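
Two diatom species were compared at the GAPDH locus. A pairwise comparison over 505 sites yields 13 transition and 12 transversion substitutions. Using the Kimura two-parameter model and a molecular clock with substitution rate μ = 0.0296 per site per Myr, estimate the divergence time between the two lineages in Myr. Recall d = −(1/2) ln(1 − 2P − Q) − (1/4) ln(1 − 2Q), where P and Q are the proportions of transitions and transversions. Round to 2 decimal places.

0.87

P = 13/505 ≈ 0.025743 and Q = 12/505 ≈ 0.023762.
Under the Kimura two-parameter model, d = −½ ln(1 − 2P − Q) − ¼ ln(1 − 2Q).
1 − 2P − Q = 0.924752, giving −½ ln(0.924752) = 0.039115.
1 − 2Q = 0.952476, giving −¼ ln(0.952476) = 0.012173.
d = 0.039115 + 0.012173 = 0.051288.
Under a molecular clock d = 2μt, so t = d/(2μ) = 0.051288 / (2 × 0.0296) = 0.87 Myr.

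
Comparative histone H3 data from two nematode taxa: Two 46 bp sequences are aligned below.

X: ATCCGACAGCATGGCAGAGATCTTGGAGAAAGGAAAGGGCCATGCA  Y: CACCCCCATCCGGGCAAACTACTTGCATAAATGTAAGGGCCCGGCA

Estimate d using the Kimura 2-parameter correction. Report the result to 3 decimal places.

0.546

Of 46 sites, 1 differences are transitions and 16 are transversions, so P = 1/46 ≈ 0.021739 and Q = 16/46 ≈ 0.347826.
Under the Kimura two-parameter model, d = −½ ln(1 − 2P − Q) − ¼ ln(1 − 2Q).
1 − 2P − Q = 0.608696, giving −½ ln(0.608696) = 0.248218.
1 − 2Q = 0.304348, giving −¼ ln(0.304348) = 0.297396.
d = 0.248218 + 0.297396 = 0.545614.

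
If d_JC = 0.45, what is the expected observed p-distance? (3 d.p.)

p = (3/4)(1 − e^(−4d/3)) = 0.75 × (1 − e^(-0.6)) = 0.75 × (1 − 0.548812) = 0.338391.

0.338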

──────────────────────────────

▶ _WHAT YOU WILL DO_: What are the lines from the one containing "If d_JC = 0.45, what" through the end of the material? Reproduce them exactly, both ends included, with nothing added.

▶ _SOLVED EXERCISE_:
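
If d_JC = 0.45, what is the expected observed p-distance? (3 d.p.)

p = (3/4)(1 − e^(−4d/3)) = 0.75 × (1 − e^(-0.6)) = 0.75 × (1 − 0.548812) = 0.338391.

0.338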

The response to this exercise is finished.